#### [What is needed]
Repeat each record word for word.

#### [Material to process]
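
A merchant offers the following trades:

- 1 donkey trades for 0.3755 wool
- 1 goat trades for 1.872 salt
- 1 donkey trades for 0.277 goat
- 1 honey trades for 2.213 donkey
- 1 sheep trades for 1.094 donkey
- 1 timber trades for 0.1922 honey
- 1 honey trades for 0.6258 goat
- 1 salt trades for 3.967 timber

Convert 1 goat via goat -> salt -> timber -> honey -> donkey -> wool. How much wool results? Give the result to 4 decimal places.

1 goat × 1.872 = 1.872 salt
1.872 salt × 3.967 = 7.426224 timber
7.426224 timber × 0.1922 = 1.4273202528 honey
1.4273202528 honey × 2.213 = 3.1586597194464 donkey
3.1586597194464 donkey × 0.3755 = 1.1860767246521232 wool

1.1861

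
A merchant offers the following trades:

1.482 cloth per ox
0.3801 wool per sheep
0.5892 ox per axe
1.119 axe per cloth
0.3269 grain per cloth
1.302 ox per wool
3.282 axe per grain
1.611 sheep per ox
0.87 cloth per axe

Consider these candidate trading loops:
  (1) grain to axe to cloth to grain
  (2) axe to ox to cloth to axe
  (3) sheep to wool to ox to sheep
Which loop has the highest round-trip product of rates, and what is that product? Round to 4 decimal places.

(1) 3.282 × 0.87 × 0.3269 = 0.93341
(2) 0.5892 × 1.482 × 1.119 = 0.97710
(3) 0.3801 × 1.302 × 1.611 = 0.79727
Highest is cycle (2) at 0.9771 (≤1, no arbitrage).

0.9771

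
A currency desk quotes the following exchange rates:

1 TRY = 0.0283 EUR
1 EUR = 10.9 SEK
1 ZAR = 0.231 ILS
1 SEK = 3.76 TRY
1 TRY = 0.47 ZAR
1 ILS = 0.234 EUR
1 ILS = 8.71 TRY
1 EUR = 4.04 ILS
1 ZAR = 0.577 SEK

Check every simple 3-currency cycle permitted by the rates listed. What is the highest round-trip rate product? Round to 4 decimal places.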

#### [Answer for this exercise]
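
A merchant offers the following trades:

- 1 donkey trades for 0.3755 wool
- 1 goat trades for 1.872 salt
- 1 donkey trades for 0.277 goat
- 1 honey trades for 2.213 donkey
- 1 sheep trades for 1.094 donkey
- 1 timber trades for 0.1922 honey
- 1 honey trades for 0.6258 goat
- 1 salt trades for 3.967 timber

Convert 1 goat via goat -> salt -> timber -> honey -> donkey -> wool. How much wool results? Give the result to 4 decimal places.

1 goat × 1.872 = 1.872 salt
1.872 salt × 3.967 = 7.426224 timber
7.426224 timber × 0.1922 = 1.4273202528 honey
1.4273202528 honey × 2.213 = 3.1586597194464 donkey
3.1586597194464 donkey × 0.3755 = 1.1860767246521232 wool

1.1861

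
A merchant offers the following trades:

1.482 cloth per ox
0.3801 wool per sheep
0.5892 ox per axe
1.119 axe per cloth
0.3269 grain per cloth
1.302 ox per wool
3.282 axe per grain
1.611 sheep per ox
0.87 cloth per axe

Consider these candidate trading loops:
  (1) grain to axe to cloth to grain
  (2) axe to ox to cloth to axe
  (3) sheep to wool to ox to sheep
Which loop has the highest round-trip product of rates, and what is that product? Round to 4 decimal places.

(1) 3.282 × 0.87 × 0.3269 = 0.93341
(2) 0.5892 × 1.482 × 1.119 = 0.97710
(3) 0.3801 × 1.302 × 1.611 = 0.79727
Highest is cycle (2) at 0.9771 (≤1, no arbitrage).

0.9771

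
A currency desk quotes the following exchange rates:

1 TRY = 0.0283 EUR
1 EUR = 10.9 SEK
1 ZAR = 0.231 ILS
1 SEK = 3.76 TRY
1 TRY = 0.47 ZAR
1 ILS = 0.234 EUR
1 ILS = 8.71 TRY
1 EUR = 4.04 ILS
1 ZAR = 0.577 SEK

Check every simple 3-currency cycle permitted by the rates listed. What is the highest round-trip rate product? Round to 4 decimal places.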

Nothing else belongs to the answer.